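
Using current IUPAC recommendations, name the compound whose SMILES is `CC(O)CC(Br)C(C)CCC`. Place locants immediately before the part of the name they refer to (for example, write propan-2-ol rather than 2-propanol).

4-bromo-5-methyloctan-2-ol

The longest carbon chain that includes the –OH group has 8 carbons, so the parent hydride is octane.
An alcohol (–OH) is the principal characteristic group, giving the suffix -ol.
Choose the numbering such that numbering from this end puts the hydroxyl group at C-2 rather than C-7.
With this numbering: the hydroxyl at C-2; a bromo group at C-4; a methyl group at C-5.
The substituents are ordered alphabetically, ignoring any di-/tri- multipliers.
Assembling the pieces gives 4-bromo-5-methyloctan-2-ol.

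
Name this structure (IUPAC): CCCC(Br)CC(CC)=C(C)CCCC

The longest carbon chain that includes the multiple bond has 11 carbons, so the parent hydride is undecane.
A C=C double bond in the chain gives the infix -ene-.
Choose the numbering such that numbering from this end puts the double bond at C-5 rather than C-6.
This places the double bond between C-5 and C-6; a bromo group at C-8; an ethyl group at C-6; a methyl group at C-5.
Substituent prefixes are cited in alphabetical order (multiplying prefixes like di-/tri- are ignored for ordering).
The name is 8-bromo-6-ethyl-5-methylundec-5-ene.

8-bromo-6-ethyl-5-methylundec-5-ene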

--------------------

PROBLEM REQUIREMENTS:
Restate the records exactly. Leave nothing out.

ANSWER TO THE PROBLEM:
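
Using current IUPAC recommendations, name the compound whose SMILES is `CC(O)CC(Br)C(C)CCC`. Place locants immediately before the part of the name they refer to (for example, write propan-2-ol rather than 2-propanol).

4-bromo-5-methyloctan-2-ol

The longest carbon chain that includes the –OH group has 8 carbons, so the parent hydride is octane.
An alcohol (–OH) is the principal characteristic group, giving the suffix -ol.
Choose the numbering such that numbering from this end puts the hydroxyl group at C-2 rather than C-7.
With this numbering: the hydroxyl at C-2; a bromo group at C-4; a methyl group at C-5.
The substituents are ordered alphabetically, ignoring any di-/tri- multipliers.
Assembling the pieces gives 4-bromo-5-methyloctan-2-ol.

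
Name this structure (IUPAC): CCCC(Br)CC(CC)=C(C)CCCC

The longest carbon chain that includes the multiple bond has 11 carbons, so the parent hydride is undecane.
A C=C double bond in the chain gives the infix -ene-.
Choose the numbering such that numbering from this end puts the double bond at C-5 rather than C-6.
This places the double bond between C-5 and C-6; a bromo group at C-8; an ethyl group at C-6; a methyl group at C-5.
Substituent prefixes are cited in alphabetical order (multiplying prefixes like di-/tri- are ignored for ordering).
The name is 8-bromo-6-ethyl-5-methylundec-5-ene.

8-bromo-6-ethyl-5-methylundec-5-ene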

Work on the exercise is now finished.